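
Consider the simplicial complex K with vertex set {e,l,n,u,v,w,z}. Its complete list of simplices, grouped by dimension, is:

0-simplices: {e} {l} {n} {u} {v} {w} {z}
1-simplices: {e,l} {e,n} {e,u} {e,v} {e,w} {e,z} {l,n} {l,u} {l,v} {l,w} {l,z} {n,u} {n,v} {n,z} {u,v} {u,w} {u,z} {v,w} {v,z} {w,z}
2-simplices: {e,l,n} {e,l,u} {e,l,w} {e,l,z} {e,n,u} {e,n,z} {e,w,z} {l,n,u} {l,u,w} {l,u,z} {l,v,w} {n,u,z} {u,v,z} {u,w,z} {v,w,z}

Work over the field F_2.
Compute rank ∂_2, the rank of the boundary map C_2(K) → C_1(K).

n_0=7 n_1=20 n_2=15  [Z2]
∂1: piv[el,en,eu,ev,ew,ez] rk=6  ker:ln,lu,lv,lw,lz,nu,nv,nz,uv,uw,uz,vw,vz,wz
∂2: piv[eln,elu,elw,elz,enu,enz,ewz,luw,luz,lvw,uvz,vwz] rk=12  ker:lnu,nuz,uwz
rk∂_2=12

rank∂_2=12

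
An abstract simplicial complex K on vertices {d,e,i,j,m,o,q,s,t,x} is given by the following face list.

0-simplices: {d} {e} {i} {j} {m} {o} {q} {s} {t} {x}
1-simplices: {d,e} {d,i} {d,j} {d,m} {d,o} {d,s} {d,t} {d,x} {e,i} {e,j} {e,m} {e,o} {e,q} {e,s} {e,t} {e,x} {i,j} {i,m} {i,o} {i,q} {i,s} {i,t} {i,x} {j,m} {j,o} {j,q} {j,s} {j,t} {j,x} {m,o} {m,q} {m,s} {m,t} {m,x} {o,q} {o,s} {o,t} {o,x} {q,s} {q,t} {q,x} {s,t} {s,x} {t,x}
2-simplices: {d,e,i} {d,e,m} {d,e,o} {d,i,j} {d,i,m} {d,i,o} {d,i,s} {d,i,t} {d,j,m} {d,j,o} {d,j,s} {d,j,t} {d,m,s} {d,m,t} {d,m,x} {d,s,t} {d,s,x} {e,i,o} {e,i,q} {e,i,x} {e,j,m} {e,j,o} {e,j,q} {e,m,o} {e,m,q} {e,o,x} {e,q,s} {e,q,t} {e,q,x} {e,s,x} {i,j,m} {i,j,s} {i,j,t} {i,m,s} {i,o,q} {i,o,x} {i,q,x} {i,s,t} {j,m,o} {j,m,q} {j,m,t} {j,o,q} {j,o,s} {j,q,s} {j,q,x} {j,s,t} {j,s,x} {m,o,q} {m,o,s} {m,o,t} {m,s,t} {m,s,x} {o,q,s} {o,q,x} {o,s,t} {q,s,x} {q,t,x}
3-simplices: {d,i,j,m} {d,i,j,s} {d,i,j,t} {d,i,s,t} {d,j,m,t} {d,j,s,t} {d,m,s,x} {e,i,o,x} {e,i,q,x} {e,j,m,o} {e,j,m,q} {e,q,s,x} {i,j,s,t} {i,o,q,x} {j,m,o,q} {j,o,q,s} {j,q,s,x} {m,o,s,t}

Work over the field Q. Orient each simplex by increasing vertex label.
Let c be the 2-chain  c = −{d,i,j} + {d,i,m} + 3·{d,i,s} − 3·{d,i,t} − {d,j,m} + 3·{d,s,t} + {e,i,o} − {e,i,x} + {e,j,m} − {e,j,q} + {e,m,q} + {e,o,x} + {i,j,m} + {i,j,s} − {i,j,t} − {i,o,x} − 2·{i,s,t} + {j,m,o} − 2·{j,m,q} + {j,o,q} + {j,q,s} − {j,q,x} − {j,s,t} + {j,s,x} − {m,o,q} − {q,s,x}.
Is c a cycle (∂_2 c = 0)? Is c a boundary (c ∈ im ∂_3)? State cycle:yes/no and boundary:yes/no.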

---

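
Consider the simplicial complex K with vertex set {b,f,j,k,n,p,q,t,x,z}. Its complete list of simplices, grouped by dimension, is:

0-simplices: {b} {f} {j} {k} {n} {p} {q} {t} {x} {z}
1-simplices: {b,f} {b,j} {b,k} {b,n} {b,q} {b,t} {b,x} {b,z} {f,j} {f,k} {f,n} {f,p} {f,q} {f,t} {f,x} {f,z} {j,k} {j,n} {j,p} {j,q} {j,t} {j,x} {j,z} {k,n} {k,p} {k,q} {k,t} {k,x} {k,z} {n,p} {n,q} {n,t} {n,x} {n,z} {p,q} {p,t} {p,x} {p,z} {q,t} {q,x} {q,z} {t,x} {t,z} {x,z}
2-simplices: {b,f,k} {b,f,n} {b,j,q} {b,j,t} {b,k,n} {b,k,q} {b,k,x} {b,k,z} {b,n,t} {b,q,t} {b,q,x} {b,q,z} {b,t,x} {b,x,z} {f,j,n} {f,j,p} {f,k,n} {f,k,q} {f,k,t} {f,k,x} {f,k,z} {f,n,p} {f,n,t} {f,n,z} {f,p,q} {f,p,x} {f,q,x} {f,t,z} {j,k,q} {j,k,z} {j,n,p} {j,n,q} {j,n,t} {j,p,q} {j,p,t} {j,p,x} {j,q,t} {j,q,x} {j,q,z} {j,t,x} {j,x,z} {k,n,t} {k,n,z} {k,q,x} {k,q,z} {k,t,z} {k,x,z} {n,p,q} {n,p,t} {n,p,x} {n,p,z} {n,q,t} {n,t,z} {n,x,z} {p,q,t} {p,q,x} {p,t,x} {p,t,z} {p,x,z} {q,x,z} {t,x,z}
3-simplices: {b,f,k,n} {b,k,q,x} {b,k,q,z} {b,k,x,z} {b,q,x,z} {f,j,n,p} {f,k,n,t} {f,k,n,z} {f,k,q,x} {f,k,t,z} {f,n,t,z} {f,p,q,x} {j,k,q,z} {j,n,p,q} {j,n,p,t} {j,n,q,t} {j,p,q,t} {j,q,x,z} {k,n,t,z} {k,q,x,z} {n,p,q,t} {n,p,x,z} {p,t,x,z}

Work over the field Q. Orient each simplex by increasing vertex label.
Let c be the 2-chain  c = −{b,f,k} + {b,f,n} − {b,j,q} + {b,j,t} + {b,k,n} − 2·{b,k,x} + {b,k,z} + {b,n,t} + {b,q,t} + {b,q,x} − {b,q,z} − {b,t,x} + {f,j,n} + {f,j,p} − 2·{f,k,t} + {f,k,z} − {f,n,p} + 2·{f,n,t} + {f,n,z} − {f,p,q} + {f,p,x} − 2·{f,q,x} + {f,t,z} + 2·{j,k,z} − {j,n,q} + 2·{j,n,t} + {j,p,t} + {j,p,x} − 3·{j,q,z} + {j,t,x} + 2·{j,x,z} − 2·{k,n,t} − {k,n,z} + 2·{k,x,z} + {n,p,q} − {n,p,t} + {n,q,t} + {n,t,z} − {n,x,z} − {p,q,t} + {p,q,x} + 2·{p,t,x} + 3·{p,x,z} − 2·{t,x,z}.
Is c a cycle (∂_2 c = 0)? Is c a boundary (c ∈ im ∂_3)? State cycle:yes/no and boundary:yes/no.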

▸ Goal of the exercise:
In the records above, find each line that holds the word "grouped"; copy all such lines.

▸ Worked solution:
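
Consider the simplicial complex K with vertex set {e,l,n,u,v,w,z}. Its complete list of simplices, grouped by dimension, is:
Consider the simplicial complex K with vertex set {b,f,j,k,n,p,q,t,x,z}. Its complete list of simplices, grouped by dimension, is: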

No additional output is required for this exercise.